## Dataset records
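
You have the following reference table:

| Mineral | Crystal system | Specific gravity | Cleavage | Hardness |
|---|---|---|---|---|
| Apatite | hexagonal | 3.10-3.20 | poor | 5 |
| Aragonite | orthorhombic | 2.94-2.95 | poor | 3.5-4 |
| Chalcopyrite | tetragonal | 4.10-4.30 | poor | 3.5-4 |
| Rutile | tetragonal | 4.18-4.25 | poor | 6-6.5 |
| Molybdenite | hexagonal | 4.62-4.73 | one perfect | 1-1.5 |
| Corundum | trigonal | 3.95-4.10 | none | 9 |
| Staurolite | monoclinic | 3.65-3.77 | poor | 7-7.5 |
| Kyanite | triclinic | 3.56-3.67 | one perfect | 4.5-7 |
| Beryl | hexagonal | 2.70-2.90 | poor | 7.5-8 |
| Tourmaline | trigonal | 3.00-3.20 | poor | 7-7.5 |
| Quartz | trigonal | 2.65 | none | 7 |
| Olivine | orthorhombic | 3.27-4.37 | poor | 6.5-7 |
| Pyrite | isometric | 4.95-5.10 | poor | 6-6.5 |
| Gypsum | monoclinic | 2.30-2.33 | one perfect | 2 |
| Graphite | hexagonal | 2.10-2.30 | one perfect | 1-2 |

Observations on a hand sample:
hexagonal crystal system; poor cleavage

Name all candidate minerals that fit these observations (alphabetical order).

Hexagonal crystal system — only Apatite, Molybdenite, Beryl, Graphite remain.
Poor cleavage excludes Molybdenite, Graphite.
Consistent with every observation: Apatite, Beryl.

Apatite, Beryl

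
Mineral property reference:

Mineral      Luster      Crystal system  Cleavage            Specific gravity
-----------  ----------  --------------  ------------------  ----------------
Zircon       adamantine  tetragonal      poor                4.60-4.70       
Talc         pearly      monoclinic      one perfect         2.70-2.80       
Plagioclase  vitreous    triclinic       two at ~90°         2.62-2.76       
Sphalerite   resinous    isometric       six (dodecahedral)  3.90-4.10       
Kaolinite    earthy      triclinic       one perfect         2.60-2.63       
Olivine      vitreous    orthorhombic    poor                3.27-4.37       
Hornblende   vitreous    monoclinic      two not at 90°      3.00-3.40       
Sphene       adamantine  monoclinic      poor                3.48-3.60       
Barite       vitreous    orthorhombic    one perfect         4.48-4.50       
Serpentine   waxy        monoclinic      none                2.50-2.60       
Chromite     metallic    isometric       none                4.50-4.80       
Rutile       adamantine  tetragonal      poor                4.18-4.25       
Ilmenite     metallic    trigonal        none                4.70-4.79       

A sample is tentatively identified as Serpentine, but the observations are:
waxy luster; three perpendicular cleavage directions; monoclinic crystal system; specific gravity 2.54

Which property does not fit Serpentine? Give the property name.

cleavage

Waxy luster: Serpentine has waxy luster — consistent.
Three perpendicular cleavage directions: Serpentine has cleavage none — does not match.
Monoclinic crystal system: Serpentine has monoclinic system — consistent.
Specific gravity 2.54: Serpentine has SG 2.50-2.60 — consistent.
Everything matches except the cleavage.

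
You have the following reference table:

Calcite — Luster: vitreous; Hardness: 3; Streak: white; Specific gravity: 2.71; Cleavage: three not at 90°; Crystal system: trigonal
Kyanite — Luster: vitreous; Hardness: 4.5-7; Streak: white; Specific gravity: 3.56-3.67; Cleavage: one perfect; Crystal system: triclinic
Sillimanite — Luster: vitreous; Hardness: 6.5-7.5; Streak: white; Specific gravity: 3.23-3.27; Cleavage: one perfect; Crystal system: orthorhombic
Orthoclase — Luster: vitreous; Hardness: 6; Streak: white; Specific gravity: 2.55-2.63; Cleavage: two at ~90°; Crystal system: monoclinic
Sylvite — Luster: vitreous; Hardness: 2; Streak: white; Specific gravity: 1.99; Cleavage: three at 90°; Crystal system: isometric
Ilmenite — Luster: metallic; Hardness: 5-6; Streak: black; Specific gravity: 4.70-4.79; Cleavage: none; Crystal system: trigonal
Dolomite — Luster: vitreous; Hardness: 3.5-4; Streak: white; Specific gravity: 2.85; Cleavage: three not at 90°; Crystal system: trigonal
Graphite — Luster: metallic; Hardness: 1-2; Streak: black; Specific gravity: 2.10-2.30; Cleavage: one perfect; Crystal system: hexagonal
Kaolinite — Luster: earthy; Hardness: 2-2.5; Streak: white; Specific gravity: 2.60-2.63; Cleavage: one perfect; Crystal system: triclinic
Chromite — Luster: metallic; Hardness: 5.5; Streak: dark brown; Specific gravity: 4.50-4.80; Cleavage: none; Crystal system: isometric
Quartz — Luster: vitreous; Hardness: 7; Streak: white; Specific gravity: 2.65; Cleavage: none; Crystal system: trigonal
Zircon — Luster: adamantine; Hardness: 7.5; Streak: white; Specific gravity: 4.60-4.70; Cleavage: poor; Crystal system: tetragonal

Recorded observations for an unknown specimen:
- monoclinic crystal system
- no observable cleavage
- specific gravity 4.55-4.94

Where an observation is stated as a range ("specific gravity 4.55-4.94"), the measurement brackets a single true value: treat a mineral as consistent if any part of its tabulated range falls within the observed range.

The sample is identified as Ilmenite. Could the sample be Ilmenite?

Inconsistent

Monoclinic crystal system — Ilmenite has trigonal system; inconsistent.
No observable cleavage — matches Ilmenite (cleavage none).
Specific gravity 4.55-4.94 — matches Ilmenite (SG 4.70-4.79).
The crystal system observation rules out Ilmenite.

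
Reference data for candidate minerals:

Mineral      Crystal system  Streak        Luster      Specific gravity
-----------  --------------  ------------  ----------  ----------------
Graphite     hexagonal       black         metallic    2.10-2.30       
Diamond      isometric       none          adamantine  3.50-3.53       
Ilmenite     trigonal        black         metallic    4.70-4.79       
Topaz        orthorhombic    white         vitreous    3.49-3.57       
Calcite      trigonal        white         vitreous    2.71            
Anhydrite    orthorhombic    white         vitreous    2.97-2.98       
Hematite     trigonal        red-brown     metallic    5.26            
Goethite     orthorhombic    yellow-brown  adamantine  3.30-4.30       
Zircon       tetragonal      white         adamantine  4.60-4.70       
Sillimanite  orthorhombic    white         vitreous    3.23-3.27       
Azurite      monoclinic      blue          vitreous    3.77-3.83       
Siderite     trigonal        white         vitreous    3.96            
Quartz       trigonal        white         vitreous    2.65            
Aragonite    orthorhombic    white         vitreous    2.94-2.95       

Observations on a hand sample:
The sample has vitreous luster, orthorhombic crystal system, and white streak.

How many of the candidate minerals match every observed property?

Vitreous luster rules out Graphite, Diamond, Ilmenite, Hematite, Goethite, Zircon.
Orthorhombic crystal system rules out Calcite, Azurite, Siderite, Quartz.
White streak — every remaining candidate is consistent.
Consistent with every observation: Anhydrite, Aragonite, Sillimanite, Topaz.
That is 4 minerals.

4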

## Task to complete
In full and word for word, give the listing above again.

## Finished exercise
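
You have the following reference table:

| Mineral | Crystal system | Specific gravity | Cleavage | Hardness |
|---|---|---|---|---|
| Apatite | hexagonal | 3.10-3.20 | poor | 5 |
| Aragonite | orthorhombic | 2.94-2.95 | poor | 3.5-4 |
| Chalcopyrite | tetragonal | 4.10-4.30 | poor | 3.5-4 |
| Rutile | tetragonal | 4.18-4.25 | poor | 6-6.5 |
| Molybdenite | hexagonal | 4.62-4.73 | one perfect | 1-1.5 |
| Corundum | trigonal | 3.95-4.10 | none | 9 |
| Staurolite | monoclinic | 3.65-3.77 | poor | 7-7.5 |
| Kyanite | triclinic | 3.56-3.67 | one perfect | 4.5-7 |
| Beryl | hexagonal | 2.70-2.90 | poor | 7.5-8 |
| Tourmaline | trigonal | 3.00-3.20 | poor | 7-7.5 |
| Quartz | trigonal | 2.65 | none | 7 |
| Olivine | orthorhombic | 3.27-4.37 | poor | 6.5-7 |
| Pyrite | isometric | 4.95-5.10 | poor | 6-6.5 |
| Gypsum | monoclinic | 2.30-2.33 | one perfect | 2 |
| Graphite | hexagonal | 2.10-2.30 | one perfect | 1-2 |

Observations on a hand sample:
hexagonal crystal system; poor cleavage

Name all candidate minerals that fit these observations (alphabetical order).

Hexagonal crystal system — only Apatite, Molybdenite, Beryl, Graphite remain.
Poor cleavage excludes Molybdenite, Graphite.
Consistent with every observation: Apatite, Beryl.

Apatite, Beryl

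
Mineral property reference:

Mineral      Luster      Crystal system  Cleavage            Specific gravity
-----------  ----------  --------------  ------------------  ----------------
Zircon       adamantine  tetragonal      poor                4.60-4.70       
Talc         pearly      monoclinic      one perfect         2.70-2.80       
Plagioclase  vitreous    triclinic       two at ~90°         2.62-2.76       
Sphalerite   resinous    isometric       six (dodecahedral)  3.90-4.10       
Kaolinite    earthy      triclinic       one perfect         2.60-2.63       
Olivine      vitreous    orthorhombic    poor                3.27-4.37       
Hornblende   vitreous    monoclinic      two not at 90°      3.00-3.40       
Sphene       adamantine  monoclinic      poor                3.48-3.60       
Barite       vitreous    orthorhombic    one perfect         4.48-4.50       
Serpentine   waxy        monoclinic      none                2.50-2.60       
Chromite     metallic    isometric       none                4.50-4.80       
Rutile       adamantine  tetragonal      poor                4.18-4.25       
Ilmenite     metallic    trigonal        none                4.70-4.79       

A sample is tentatively identified as Serpentine, but the observations are:
waxy luster; three perpendicular cleavage directions; monoclinic crystal system; specific gravity 2.54

Which property does not fit Serpentine? Give the property name.

cleavage

Waxy luster: Serpentine has waxy luster — consistent.
Three perpendicular cleavage directions: Serpentine has cleavage none — does not match.
Monoclinic crystal system: Serpentine has monoclinic system — consistent.
Specific gravity 2.54: Serpentine has SG 2.50-2.60 — consistent.
Everything matches except the cleavage.

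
You have the following reference table:

Calcite — Luster: vitreous; Hardness: 3; Streak: white; Specific gravity: 2.71; Cleavage: three not at 90°; Crystal system: trigonal
Kyanite — Luster: vitreous; Hardness: 4.5-7; Streak: white; Specific gravity: 3.56-3.67; Cleavage: one perfect; Crystal system: triclinic
Sillimanite — Luster: vitreous; Hardness: 6.5-7.5; Streak: white; Specific gravity: 3.23-3.27; Cleavage: one perfect; Crystal system: orthorhombic
Orthoclase — Luster: vitreous; Hardness: 6; Streak: white; Specific gravity: 2.55-2.63; Cleavage: two at ~90°; Crystal system: monoclinic
Sylvite — Luster: vitreous; Hardness: 2; Streak: white; Specific gravity: 1.99; Cleavage: three at 90°; Crystal system: isometric
Ilmenite — Luster: metallic; Hardness: 5-6; Streak: black; Specific gravity: 4.70-4.79; Cleavage: none; Crystal system: trigonal
Dolomite — Luster: vitreous; Hardness: 3.5-4; Streak: white; Specific gravity: 2.85; Cleavage: three not at 90°; Crystal system: trigonal
Graphite — Luster: metallic; Hardness: 1-2; Streak: black; Specific gravity: 2.10-2.30; Cleavage: one perfect; Crystal system: hexagonal
Kaolinite — Luster: earthy; Hardness: 2-2.5; Streak: white; Specific gravity: 2.60-2.63; Cleavage: one perfect; Crystal system: triclinic
Chromite — Luster: metallic; Hardness: 5.5; Streak: dark brown; Specific gravity: 4.50-4.80; Cleavage: none; Crystal system: isometric
Quartz — Luster: vitreous; Hardness: 7; Streak: white; Specific gravity: 2.65; Cleavage: none; Crystal system: trigonal
Zircon — Luster: adamantine; Hardness: 7.5; Streak: white; Specific gravity: 4.60-4.70; Cleavage: poor; Crystal system: tetragonal

Recorded observations for an unknown specimen:
- monoclinic crystal system
- no observable cleavage
- specific gravity 4.55-4.94

Where an observation is stated as a range ("specific gravity 4.55-4.94"), the measurement brackets a single true value: treat a mineral as consistent if any part of its tabulated range falls within the observed range.

The sample is identified as Ilmenite. Could the sample be Ilmenite?

Inconsistent

Monoclinic crystal system — Ilmenite has trigonal system; inconsistent.
No observable cleavage — matches Ilmenite (cleavage none).
Specific gravity 4.55-4.94 — matches Ilmenite (SG 4.70-4.79).
The crystal system observation rules out Ilmenite.

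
Reference data for candidate minerals:

Mineral      Crystal system  Streak        Luster      Specific gravity
-----------  --------------  ------------  ----------  ----------------
Graphite     hexagonal       black         metallic    2.10-2.30       
Diamond      isometric       none          adamantine  3.50-3.53       
Ilmenite     trigonal        black         metallic    4.70-4.79       
Topaz        orthorhombic    white         vitreous    3.49-3.57       
Calcite      trigonal        white         vitreous    2.71            
Anhydrite    orthorhombic    white         vitreous    2.97-2.98       
Hematite     trigonal        red-brown     metallic    5.26            
Goethite     orthorhombic    yellow-brown  adamantine  3.30-4.30       
Zircon       tetragonal      white         adamantine  4.60-4.70       
Sillimanite  orthorhombic    white         vitreous    3.23-3.27       
Azurite      monoclinic      blue          vitreous    3.77-3.83       
Siderite     trigonal        white         vitreous    3.96            
Quartz       trigonal        white         vitreous    2.65            
Aragonite    orthorhombic    white         vitreous    2.94-2.95       

Observations on a hand sample:
The sample has vitreous luster, orthorhombic crystal system, and white streak.

How many of the candidate minerals match every observed property?

Vitreous luster rules out Graphite, Diamond, Ilmenite, Hematite, Goethite, Zircon.
Orthorhombic crystal system rules out Calcite, Azurite, Siderite, Quartz.
White streak — every remaining candidate is consistent.
Consistent with every observation: Anhydrite, Aragonite, Sillimanite, Topaz.
That is 4 minerals.

4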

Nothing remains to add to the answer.